• [EXCERPTED RECORDS]:
━━━

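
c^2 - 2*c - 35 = (c - 7)*(c + 5)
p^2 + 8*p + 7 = (p + 1)*(p + 7)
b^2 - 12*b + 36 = (b - 6)^2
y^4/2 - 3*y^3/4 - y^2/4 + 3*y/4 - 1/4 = (y/2 + 1/2)*(y - 1)^2*(y - 1/2)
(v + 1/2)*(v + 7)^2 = v^3 + 29*v^2/2 + 56*v + 49/2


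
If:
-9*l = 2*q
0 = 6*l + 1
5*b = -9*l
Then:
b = 3/10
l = -1/6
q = 3/4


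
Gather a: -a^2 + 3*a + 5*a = -a^2 + 8*a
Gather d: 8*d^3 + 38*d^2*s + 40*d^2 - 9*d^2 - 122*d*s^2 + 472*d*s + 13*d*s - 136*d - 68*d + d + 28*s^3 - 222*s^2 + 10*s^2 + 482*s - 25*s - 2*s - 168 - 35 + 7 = 8*d^3 + d^2*(38*s + 31) + d*(-122*s^2 + 485*s - 203) + 28*s^3 - 212*s^2 + 455*s - 196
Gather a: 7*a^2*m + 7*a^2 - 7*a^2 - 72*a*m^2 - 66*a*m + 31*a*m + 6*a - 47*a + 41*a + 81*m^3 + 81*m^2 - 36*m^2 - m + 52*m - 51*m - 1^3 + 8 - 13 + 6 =7*a^2*m + a*(-72*m^2 - 35*m) + 81*m^3 + 45*m^2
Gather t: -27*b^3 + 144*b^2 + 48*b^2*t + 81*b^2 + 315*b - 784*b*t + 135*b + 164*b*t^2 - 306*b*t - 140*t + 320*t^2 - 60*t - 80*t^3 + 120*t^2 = -27*b^3 + 225*b^2 + 450*b - 80*t^3 + t^2*(164*b + 440) + t*(48*b^2 - 1090*b - 200)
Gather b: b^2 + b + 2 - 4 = b^2 + b - 2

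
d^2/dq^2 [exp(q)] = exp(q)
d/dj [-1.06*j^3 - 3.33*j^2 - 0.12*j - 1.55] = -3.18*j^2 - 6.66*j - 0.12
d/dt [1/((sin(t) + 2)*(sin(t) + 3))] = -(2*sin(t) + 5)*cos(t)/((sin(t) + 2)^2*(sin(t) + 3)^2)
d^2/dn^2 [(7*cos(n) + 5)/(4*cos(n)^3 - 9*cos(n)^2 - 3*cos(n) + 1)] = (18*(7*cos(n) + 5)*(-4*cos(n)^2 + 6*cos(n) + 1)^2*sin(n)^2 - 7*(9*sin(n)^2 + cos(3*n) - 8)^2*cos(n) + 3*(-9*cos(2*n) + 2*cos(3*n) - 7)*(28*(1 - cos(2*n))^2 + 3*cos(2*n) - 54*cos(3*n) + 21*cos(4*n) - 42)/4)/(9*sin(n)^2 + cos(3*n) - 8)^3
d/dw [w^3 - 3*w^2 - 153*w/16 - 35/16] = 3*w^2 - 6*w - 153/16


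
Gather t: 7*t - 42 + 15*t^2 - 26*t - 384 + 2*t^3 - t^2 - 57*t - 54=2*t^3 + 14*t^2 - 76*t - 480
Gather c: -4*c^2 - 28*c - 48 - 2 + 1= -4*c^2 - 28*c - 49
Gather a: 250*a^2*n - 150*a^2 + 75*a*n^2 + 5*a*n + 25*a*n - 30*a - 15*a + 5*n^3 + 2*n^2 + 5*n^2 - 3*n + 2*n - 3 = a^2*(250*n - 150) + a*(75*n^2 + 30*n - 45) + 5*n^3 + 7*n^2 - n - 3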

━━━

• [EXERCISE INSTRUCTIONS]:
Write out the records exactly, starting at the first line and stopping after the line that contains "Gather d: 8*d^3".

• [EXERCISE SOLUTION]:
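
c^2 - 2*c - 35 = (c - 7)*(c + 5)
p^2 + 8*p + 7 = (p + 1)*(p + 7)
b^2 - 12*b + 36 = (b - 6)^2
y^4/2 - 3*y^3/4 - y^2/4 + 3*y/4 - 1/4 = (y/2 + 1/2)*(y - 1)^2*(y - 1/2)
(v + 1/2)*(v + 7)^2 = v^3 + 29*v^2/2 + 56*v + 49/2


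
If:
-9*l = 2*q
0 = 6*l + 1
5*b = -9*l
Then:
b = 3/10
l = -1/6
q = 3/4


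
Gather a: -a^2 + 3*a + 5*a = -a^2 + 8*a
Gather d: 8*d^3 + 38*d^2*s + 40*d^2 - 9*d^2 - 122*d*s^2 + 472*d*s + 13*d*s - 136*d - 68*d + d + 28*s^3 - 222*s^2 + 10*s^2 + 482*s - 25*s - 2*s - 168 - 35 + 7 = 8*d^3 + d^2*(38*s + 31) + d*(-122*s^2 + 485*s - 203) + 28*s^3 - 212*s^2 + 455*s - 196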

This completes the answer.